Please reproduce exactly the lines from the start of the records through the one containing "GAATGTTATAGAAAGTAAACGCAG", and nothing more.

Stored items:
Content starts
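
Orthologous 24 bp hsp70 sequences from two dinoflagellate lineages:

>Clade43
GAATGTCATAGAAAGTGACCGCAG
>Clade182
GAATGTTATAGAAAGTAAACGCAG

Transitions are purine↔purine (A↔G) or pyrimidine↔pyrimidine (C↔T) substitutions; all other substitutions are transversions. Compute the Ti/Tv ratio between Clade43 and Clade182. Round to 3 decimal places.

2.000

The sequences differ at positions 7 (C/T, transition), 17 (G/A, transition), 19 (C/A, transversion).
Of the 3 differences, 2 transitions and 1 transversion, so Ti/Tv = 2/1 = 2.000.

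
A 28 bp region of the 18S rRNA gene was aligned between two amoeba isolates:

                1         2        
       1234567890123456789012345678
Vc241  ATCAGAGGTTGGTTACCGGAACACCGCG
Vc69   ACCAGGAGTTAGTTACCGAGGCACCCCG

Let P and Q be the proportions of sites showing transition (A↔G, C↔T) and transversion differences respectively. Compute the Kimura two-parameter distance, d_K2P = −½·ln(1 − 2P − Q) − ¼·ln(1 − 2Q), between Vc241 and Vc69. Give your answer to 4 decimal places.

The sequences differ at positions 2 (T/C, transition), 6 (A/G, transition), 7 (G/A, transition), 11 (G/A, transition), 19 (G/A, transition), 20 (A/G, transition), 21 (A/G, transition), 26 (G/C, transversion).
Of the 8 differences, 7 transitions and 1 transversion over 28 sites: P = 7/28 = 0.250000, Q = 1/28 = 0.035714.
d = −0.5·ln(0.464286) − 0.25·ln(0.928572) = −0.5·(-0.767255) − 0.25·(-0.074107) = 0.4022.

0.4022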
Content ends
SOLUTION TO THIS EXERCISE -
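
Orthologous 24 bp hsp70 sequences from two dinoflagellate lineages:

>Clade43
GAATGTCATAGAAAGTGACCGCAG
>Clade182
GAATGTTATAGAAAGTAAACGCAG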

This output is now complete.